(What is required) Scan the material for the word "each", then return every line where it appears.

(Input for this task)
☆ ☆ ☆
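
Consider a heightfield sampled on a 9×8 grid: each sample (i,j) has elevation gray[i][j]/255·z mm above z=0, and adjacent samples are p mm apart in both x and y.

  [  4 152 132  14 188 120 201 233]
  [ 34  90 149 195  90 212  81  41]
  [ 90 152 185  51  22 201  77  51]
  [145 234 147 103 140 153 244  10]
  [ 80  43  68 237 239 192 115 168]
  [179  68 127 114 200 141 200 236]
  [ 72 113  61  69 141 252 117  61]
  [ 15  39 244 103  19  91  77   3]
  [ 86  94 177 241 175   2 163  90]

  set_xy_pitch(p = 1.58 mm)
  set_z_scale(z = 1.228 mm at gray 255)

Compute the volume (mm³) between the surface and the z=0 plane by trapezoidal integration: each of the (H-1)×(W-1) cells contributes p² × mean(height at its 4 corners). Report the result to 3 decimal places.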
☆ ☆ ☆
(Answer)
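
Consider a heightfield sampled on a 9×8 grid: each sample (i,j) has elevation gray[i][j]/255·z mm above z=0, and adjacent samples are p mm apart in both x and y.
Compute the volume (mm³) between the surface and the z=0 plane by trapezoidal integration: each of the (H-1)×(W-1) cells contributes p² × mean(height at its 4 corners). Report the result to 3 decimal places.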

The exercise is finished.